Print out all of the data below, keeping it identical to the original.

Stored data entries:
#####

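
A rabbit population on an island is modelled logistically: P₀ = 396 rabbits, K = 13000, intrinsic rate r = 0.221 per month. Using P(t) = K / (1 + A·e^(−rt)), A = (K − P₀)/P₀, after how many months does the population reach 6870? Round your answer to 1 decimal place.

t ≈ 16.2 months

A = (13000 − 396)/396 = 31.82828
6870 = 13000/(1 + 31.82828·e^(−0.221t)) → 1 + 31.82828·e^(−0.221t) = 1.89229
e^(−0.221t) = 0.028034 → t = ln(35.67052)/0.221 = 3.57432/0.221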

#####

Exercise output:
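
A rabbit population on an island is modelled logistically: P₀ = 396 rabbits, K = 13000, intrinsic rate r = 0.221 per month. Using P(t) = K / (1 + A·e^(−rt)), A = (K − P₀)/P₀, after how many months does the population reach 6870? Round your answer to 1 decimal place.

t ≈ 16.2 months

A = (13000 − 396)/396 = 31.82828
6870 = 13000/(1 + 31.82828·e^(−0.221t)) → 1 + 31.82828·e^(−0.221t) = 1.89229
e^(−0.221t) = 0.028034 → t = ln(35.67052)/0.221 = 3.57432/0.221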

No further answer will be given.